> INSTRUCTIONS TO FOLLOW: Search the records below for the word "from". Pull out each line that has it.

> PROVIDED RECORDS:
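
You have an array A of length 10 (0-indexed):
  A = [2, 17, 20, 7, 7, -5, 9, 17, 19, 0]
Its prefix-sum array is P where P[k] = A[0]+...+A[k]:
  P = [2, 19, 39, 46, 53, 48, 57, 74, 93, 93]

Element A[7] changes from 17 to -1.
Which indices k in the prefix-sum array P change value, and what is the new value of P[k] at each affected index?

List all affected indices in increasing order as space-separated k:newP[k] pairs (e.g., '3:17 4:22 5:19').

P[k] = A[0] + ... + A[k]
P[k] includes A[7] iff k >= 7
Affected indices: 7, 8, ..., 9; delta = -18
  P[7]: 74 + -18 = 56
  P[8]: 93 + -18 = 75
  P[9]: 93 + -18 = 75

Answer: 7:56 8:75 9:75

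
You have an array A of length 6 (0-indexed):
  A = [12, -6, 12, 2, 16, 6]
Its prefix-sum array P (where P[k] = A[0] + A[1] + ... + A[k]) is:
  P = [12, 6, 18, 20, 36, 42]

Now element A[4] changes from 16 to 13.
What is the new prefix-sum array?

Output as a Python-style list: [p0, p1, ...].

Answer: [12, 6, 18, 20, 33, 39]

Derivation:
Change: A[4] 16 -> 13, delta = -3
P[k] for k < 4: unchanged (A[4] not included)
P[k] for k >= 4: shift by delta = -3
  P[0] = 12 + 0 = 12
  P[1] = 6 + 0 = 6
  P[2] = 18 + 0 = 18
  P[3] = 20 + 0 = 20
  P[4] = 36 + -3 = 33
  P[5] = 42 + -3 = 39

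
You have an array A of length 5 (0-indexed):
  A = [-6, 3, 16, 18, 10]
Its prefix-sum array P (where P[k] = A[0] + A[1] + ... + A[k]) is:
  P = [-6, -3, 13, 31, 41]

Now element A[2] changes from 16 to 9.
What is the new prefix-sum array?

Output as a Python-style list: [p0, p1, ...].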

> THE ANSWER:
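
Element A[7] changes from 17 to -1.
Now element A[4] changes from 16 to 13.
Now element A[2] changes from 16 to 9.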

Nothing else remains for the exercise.